[Saved entries]
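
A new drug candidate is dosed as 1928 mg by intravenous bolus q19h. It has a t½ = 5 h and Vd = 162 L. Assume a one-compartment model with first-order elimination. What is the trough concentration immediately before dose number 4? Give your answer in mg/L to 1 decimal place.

f = (1/2)^(τ/t½) = (1/2)^(19/5) ≈ 0.0718.
C₀ = D/Vd = 1928/162 ≈ 11.901 mg/L.
Before the 4th dose, 3 doses have been given. Superposition: Cmin = C₀·(f + f² + … + f^3).
≈ 11.901 × (0.0718 + 0.0052 + 0.0004) ≈ 11.901 × 0.0774 ≈ 0.921 mg/L.

0.9 mg/L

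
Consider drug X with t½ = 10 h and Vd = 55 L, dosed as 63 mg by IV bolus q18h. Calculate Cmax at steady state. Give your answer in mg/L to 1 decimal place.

τ/t½ = 18/10 ≈ 1.8, so fraction remaining f = (1/2)^(18/10) ≈ 0.2872.
Accumulation ratio R = 1/(1 − f) ≈ 1/0.7128 ≈ 1.4029.
Each bolus raises the concentration by D/Vd = 63/55 ≈ 1.145 mg/L.
Steady-state peak Cmax,ss = C₀·R ≈ 1.145 × 1.4029 ≈ 1.606 mg/L.

1.6 mg/L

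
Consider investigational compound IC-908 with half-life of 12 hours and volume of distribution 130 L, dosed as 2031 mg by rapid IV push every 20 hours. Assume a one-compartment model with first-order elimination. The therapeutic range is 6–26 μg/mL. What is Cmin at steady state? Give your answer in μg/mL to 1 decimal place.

7.2 μg/mL

τ/t½ = 20/12 ≈ 1.6667, so fraction remaining f = (1/2)^(20/12) ≈ 0.3150.
Accumulation ratio R = 1/(1 − f) ≈ 1/0.6850 ≈ 1.4599.
Single-dose peak C₀ = D/Vd = 2031/130 ≈ 15.623 μg/mL.
Cmax,ss = C₀/(1 − f) ≈ 15.623/0.6850 ≈ 22.807 μg/mL.
Steady-state trough Cmin,ss = Cmax,ss·f ≈ 22.807 × 0.3150 ≈ 7.184 μg/mL.
Trough 7.2 μg/mL vs MEC 6 μg/mL: adequate.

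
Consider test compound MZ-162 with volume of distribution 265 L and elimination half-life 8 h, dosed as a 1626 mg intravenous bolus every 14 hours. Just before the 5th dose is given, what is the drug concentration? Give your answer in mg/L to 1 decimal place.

2.6 mg/L

f = (1/2)^(τ/t½) = (1/2)^(14/8) ≈ 0.2973.
C₀ = D/Vd = 1626/265 ≈ 6.136 mg/L.
Before the 5th dose, 4 doses have been given. Superposition: Cmin = C₀·(f + f² + … + f^4).
≈ 6.136 × (0.2973 + 0.0884 + 0.0263 + 0.0078) ≈ 6.136 × 0.4198 ≈ 2.576 mg/L.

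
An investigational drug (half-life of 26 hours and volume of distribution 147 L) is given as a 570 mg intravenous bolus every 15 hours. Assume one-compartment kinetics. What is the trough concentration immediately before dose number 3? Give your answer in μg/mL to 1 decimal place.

f = (1/2)^(τ/t½) = (1/2)^(15/26) ≈ 0.6704.
C₀ = D/Vd = 570/147 ≈ 3.878 μg/mL.
Before the 3rd dose, 2 doses have been given. Superposition: Cmin = C₀·(f + f²).
≈ 3.878 × (0.6704 + 0.4494) ≈ 3.878 × 1.1198 ≈ 4.343 μg/mL.

4.3 μg/mL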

* **REQUIRED WORK**:
Reproduce every entry above. Make each line identical to the original.

* **ANSWER TO THIS TASK**:
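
A new drug candidate is dosed as 1928 mg by intravenous bolus q19h. It has a t½ = 5 h and Vd = 162 L. Assume a one-compartment model with first-order elimination. What is the trough concentration immediately before dose number 4? Give your answer in mg/L to 1 decimal place.

f = (1/2)^(τ/t½) = (1/2)^(19/5) ≈ 0.0718.
C₀ = D/Vd = 1928/162 ≈ 11.901 mg/L.
Before the 4th dose, 3 doses have been given. Superposition: Cmin = C₀·(f + f² + … + f^3).
≈ 11.901 × (0.0718 + 0.0052 + 0.0004) ≈ 11.901 × 0.0774 ≈ 0.921 mg/L.

0.9 mg/L

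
Consider drug X with t½ = 10 h and Vd = 55 L, dosed as 63 mg by IV bolus q18h. Calculate Cmax at steady state. Give your answer in mg/L to 1 decimal place.

τ/t½ = 18/10 ≈ 1.8, so fraction remaining f = (1/2)^(18/10) ≈ 0.2872.
Accumulation ratio R = 1/(1 − f) ≈ 1/0.7128 ≈ 1.4029.
Each bolus raises the concentration by D/Vd = 63/55 ≈ 1.145 mg/L.
Steady-state peak Cmax,ss = C₀·R ≈ 1.145 × 1.4029 ≈ 1.606 mg/L.

1.6 mg/L

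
Consider investigational compound IC-908 with half-life of 12 hours and volume of distribution 130 L, dosed as 2031 mg by rapid IV push every 20 hours. Assume a one-compartment model with first-order elimination. The therapeutic range is 6–26 μg/mL. What is Cmin at steady state? Give your answer in μg/mL to 1 decimal place.

7.2 μg/mL

τ/t½ = 20/12 ≈ 1.6667, so fraction remaining f = (1/2)^(20/12) ≈ 0.3150.
Accumulation ratio R = 1/(1 − f) ≈ 1/0.6850 ≈ 1.4599.
Single-dose peak C₀ = D/Vd = 2031/130 ≈ 15.623 μg/mL.
Cmax,ss = C₀/(1 − f) ≈ 15.623/0.6850 ≈ 22.807 μg/mL.
Steady-state trough Cmin,ss = Cmax,ss·f ≈ 22.807 × 0.3150 ≈ 7.184 μg/mL.
Trough 7.2 μg/mL vs MEC 6 μg/mL: adequate.

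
Consider test compound MZ-162 with volume of distribution 265 L and elimination half-life 8 h, dosed as a 1626 mg intravenous bolus every 14 hours. Just before the 5th dose is given, what is the drug concentration? Give your answer in mg/L to 1 decimal place.

2.6 mg/L

f = (1/2)^(τ/t½) = (1/2)^(14/8) ≈ 0.2973.
C₀ = D/Vd = 1626/265 ≈ 6.136 mg/L.
Before the 5th dose, 4 doses have been given. Superposition: Cmin = C₀·(f + f² + … + f^4).
≈ 6.136 × (0.2973 + 0.0884 + 0.0263 + 0.0078) ≈ 6.136 × 0.4198 ≈ 2.576 mg/L.

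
An investigational drug (half-life of 26 hours and volume of distribution 147 L) is given as a 570 mg intravenous bolus every 15 hours. Assume one-compartment kinetics. What is the trough concentration immediately before dose number 3? Give your answer in μg/mL to 1 decimal place.

f = (1/2)^(τ/t½) = (1/2)^(15/26) ≈ 0.6704.
C₀ = D/Vd = 570/147 ≈ 3.878 μg/mL.
Before the 3rd dose, 2 doses have been given. Superposition: Cmin = C₀·(f + f²).
≈ 3.878 × (0.6704 + 0.4494) ≈ 3.878 × 1.1198 ≈ 4.343 μg/mL.

4.3 μg/mL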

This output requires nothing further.